What is being asked:
Look through the lines below and copy each one that includes "serial".

++++

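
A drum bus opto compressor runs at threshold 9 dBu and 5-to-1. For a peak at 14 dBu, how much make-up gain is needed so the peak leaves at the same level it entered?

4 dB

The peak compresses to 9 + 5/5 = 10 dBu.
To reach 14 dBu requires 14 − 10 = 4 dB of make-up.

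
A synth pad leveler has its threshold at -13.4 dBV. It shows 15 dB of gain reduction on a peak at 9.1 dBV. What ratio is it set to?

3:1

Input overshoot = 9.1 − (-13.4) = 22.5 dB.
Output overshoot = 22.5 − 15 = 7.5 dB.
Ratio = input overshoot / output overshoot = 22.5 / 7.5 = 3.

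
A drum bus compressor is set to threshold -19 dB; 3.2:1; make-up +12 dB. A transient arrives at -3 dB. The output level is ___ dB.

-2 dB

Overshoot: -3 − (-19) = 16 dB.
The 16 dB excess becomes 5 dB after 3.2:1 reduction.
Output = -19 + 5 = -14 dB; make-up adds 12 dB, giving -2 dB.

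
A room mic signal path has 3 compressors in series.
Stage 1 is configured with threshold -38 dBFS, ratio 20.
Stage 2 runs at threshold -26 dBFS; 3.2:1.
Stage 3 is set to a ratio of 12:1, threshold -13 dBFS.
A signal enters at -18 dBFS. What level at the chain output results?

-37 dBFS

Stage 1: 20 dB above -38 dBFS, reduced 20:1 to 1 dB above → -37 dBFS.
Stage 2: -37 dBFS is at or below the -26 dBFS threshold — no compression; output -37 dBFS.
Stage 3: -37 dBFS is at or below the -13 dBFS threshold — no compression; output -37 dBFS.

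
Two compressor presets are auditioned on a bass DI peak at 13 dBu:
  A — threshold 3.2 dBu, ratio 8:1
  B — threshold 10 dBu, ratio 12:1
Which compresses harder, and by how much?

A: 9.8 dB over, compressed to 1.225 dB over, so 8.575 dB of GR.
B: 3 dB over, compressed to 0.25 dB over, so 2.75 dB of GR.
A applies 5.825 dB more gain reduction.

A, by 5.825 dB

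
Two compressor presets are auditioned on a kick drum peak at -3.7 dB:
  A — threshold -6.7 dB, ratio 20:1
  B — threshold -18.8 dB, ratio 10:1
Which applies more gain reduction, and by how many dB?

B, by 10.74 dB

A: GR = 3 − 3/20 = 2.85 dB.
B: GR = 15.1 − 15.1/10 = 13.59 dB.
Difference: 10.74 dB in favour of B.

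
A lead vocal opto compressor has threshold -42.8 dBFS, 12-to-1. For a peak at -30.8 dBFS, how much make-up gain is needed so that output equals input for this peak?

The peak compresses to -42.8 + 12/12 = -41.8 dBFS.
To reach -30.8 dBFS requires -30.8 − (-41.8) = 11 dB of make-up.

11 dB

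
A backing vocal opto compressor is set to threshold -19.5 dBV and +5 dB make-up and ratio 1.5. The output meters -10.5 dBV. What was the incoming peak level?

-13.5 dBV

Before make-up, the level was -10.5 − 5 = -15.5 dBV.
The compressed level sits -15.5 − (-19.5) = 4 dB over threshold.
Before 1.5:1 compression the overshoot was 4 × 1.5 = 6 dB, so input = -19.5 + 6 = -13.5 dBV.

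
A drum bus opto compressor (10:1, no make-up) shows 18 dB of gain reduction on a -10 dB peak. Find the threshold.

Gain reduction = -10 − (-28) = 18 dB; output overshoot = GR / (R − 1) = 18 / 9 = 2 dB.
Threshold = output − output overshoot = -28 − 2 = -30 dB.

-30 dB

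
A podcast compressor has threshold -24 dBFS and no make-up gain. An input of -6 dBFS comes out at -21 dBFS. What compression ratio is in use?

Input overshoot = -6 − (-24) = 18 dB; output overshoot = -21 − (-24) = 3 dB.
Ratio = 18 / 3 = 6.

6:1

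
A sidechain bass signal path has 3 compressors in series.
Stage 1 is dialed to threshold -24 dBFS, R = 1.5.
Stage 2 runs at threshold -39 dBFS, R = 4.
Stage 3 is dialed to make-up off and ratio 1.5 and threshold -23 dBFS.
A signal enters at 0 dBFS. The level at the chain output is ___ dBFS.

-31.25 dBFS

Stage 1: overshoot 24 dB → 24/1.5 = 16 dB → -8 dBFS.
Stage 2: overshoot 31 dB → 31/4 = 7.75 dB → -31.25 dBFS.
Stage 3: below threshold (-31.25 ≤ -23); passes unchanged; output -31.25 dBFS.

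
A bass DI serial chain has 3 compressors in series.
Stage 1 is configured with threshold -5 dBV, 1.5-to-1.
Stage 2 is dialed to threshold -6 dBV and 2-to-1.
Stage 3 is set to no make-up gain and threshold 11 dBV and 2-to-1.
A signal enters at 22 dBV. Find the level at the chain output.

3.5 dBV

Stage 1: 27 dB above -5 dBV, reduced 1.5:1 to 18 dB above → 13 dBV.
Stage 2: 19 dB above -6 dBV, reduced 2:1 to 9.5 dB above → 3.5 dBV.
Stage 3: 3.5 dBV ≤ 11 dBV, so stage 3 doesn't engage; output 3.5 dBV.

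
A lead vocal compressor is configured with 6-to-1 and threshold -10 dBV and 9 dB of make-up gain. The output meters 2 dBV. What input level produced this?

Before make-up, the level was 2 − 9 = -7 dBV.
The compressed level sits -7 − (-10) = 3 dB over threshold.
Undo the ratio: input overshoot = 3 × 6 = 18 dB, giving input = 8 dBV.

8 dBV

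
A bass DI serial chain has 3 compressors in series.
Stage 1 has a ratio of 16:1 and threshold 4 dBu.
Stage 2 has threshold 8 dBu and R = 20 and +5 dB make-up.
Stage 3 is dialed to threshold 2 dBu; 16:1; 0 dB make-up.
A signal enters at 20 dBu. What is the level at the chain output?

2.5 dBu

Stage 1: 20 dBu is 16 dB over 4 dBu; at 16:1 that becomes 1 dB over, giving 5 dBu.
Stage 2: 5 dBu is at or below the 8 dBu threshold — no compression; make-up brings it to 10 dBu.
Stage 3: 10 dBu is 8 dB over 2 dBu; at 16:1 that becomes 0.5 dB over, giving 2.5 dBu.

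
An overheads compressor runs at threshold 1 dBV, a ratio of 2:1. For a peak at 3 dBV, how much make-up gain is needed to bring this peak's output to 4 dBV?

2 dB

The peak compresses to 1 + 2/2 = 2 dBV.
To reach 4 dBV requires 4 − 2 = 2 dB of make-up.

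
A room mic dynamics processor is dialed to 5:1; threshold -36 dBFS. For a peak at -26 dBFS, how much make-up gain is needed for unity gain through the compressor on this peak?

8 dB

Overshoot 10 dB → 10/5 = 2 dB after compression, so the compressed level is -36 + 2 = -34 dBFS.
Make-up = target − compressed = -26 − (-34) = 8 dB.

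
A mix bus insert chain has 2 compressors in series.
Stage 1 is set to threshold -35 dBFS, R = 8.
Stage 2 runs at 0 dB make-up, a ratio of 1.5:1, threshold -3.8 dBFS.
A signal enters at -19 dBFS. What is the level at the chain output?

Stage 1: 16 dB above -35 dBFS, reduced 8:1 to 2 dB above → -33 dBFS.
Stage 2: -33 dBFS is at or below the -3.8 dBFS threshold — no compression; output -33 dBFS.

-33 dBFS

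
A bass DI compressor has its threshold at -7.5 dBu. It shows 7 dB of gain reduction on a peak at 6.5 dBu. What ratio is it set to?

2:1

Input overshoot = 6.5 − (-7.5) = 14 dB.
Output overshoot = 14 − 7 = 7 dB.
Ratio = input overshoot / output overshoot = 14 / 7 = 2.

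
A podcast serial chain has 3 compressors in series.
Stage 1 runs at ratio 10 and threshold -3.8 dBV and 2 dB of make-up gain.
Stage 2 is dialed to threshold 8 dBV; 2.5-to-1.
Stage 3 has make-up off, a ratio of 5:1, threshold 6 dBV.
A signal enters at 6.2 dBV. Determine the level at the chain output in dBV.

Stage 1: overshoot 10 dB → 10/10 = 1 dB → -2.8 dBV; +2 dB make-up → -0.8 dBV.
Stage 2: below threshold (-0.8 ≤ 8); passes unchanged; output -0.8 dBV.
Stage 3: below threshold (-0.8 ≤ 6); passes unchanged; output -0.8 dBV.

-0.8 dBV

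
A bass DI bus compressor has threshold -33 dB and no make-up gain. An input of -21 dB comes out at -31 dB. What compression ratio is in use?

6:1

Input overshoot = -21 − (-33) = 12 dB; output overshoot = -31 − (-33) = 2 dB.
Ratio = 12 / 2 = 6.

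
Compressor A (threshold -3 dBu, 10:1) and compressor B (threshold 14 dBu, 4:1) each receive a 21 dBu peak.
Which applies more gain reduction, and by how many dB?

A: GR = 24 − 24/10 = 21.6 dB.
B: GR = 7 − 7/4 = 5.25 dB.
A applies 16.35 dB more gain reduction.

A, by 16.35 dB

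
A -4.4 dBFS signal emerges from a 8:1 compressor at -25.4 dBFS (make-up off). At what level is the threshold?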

++++

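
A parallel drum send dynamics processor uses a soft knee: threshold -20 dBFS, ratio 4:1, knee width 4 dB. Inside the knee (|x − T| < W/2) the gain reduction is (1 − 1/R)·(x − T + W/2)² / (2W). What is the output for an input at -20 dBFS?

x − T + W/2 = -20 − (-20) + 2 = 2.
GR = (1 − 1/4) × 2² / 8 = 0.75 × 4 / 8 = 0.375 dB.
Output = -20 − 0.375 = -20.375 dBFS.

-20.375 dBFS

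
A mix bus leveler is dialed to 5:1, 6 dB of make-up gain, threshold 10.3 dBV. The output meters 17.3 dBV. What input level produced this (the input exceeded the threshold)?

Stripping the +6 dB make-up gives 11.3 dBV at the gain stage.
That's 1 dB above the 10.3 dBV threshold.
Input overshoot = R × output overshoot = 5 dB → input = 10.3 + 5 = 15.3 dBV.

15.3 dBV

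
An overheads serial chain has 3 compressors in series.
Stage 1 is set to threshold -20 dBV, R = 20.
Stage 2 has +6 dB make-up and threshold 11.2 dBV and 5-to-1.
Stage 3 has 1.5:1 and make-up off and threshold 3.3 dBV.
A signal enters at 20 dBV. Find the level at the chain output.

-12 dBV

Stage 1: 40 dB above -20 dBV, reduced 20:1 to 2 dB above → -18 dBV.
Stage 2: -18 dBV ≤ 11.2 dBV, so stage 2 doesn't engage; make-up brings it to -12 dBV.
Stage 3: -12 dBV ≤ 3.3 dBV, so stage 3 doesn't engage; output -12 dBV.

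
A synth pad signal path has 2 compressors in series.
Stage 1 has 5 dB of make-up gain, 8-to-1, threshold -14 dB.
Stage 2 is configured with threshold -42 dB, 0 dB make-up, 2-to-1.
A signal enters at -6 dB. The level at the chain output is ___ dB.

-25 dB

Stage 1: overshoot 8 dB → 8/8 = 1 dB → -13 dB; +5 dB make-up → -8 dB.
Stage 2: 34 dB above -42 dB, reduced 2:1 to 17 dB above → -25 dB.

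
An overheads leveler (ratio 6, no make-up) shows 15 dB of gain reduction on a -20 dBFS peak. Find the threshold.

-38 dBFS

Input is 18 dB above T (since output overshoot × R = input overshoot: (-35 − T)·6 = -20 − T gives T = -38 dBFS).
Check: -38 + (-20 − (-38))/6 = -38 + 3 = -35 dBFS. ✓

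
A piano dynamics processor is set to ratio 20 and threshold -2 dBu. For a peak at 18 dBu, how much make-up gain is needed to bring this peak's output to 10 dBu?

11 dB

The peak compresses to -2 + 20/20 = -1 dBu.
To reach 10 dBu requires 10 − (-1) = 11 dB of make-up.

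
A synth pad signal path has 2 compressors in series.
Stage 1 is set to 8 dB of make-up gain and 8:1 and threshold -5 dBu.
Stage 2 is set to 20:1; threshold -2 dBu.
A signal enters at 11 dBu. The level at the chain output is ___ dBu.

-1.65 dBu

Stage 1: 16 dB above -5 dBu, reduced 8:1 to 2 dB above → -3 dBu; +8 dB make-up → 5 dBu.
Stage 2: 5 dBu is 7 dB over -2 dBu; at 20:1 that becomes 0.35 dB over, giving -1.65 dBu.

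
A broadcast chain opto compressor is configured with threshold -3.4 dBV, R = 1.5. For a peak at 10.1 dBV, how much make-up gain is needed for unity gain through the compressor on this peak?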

++++

Completed task:
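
A bass DI serial chain has 3 compressors in series.
A bass DI serial chain has 3 compressors in series.
A podcast serial chain has 3 compressors in series.
An overheads serial chain has 3 compressors in series.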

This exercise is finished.